INPUT DATA section start

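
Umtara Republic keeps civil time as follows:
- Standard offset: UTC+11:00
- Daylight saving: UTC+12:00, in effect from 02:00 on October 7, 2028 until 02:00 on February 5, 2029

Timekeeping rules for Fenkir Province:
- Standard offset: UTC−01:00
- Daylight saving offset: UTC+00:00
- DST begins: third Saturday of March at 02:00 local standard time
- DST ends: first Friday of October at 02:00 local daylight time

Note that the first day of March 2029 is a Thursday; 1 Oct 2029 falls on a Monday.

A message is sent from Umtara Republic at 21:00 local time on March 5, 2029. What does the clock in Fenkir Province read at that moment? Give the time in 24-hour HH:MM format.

09:00

March 5, 2029 is outside the daylight-saving period (7 October 2028 – 5 February 2029), so Umtara Republic is on standard time, UTC+11:00.
21:00 Umtara Republic − 11h = 10:00 UTC.
1 March 2029 is a Thursday, so the first Saturday is March 3 and the third is March 17.
1 October 2029 is a Monday, so the first Friday is October 5.
At the standard offset (UTC−01:00), 10:00 UTC − 1h = 09:00 Fenkir Province standard time.
The standard-time date in Fenkir Province, March 5, 2029, does not fall between 17 March and 5 October, so daylight saving is not in effect and Fenkir Province is at UTC−01:00.
10:00 UTC − 1h = 09:00 Fenkir Province.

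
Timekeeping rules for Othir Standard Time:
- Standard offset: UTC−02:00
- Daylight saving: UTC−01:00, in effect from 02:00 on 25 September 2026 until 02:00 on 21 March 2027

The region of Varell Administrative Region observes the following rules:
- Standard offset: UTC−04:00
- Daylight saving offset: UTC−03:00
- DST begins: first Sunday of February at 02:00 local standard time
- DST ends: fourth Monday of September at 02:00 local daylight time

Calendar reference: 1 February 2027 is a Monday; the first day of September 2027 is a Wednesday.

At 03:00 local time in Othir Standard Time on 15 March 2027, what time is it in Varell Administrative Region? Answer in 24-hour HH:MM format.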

INPUT DATA section end

Pick each line holding the word "begins" out of the data and copy it.

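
- DST begins: third Saturday of March at 02:00 local standard time
- DST begins: first Sunday of February at 02:00 local standard time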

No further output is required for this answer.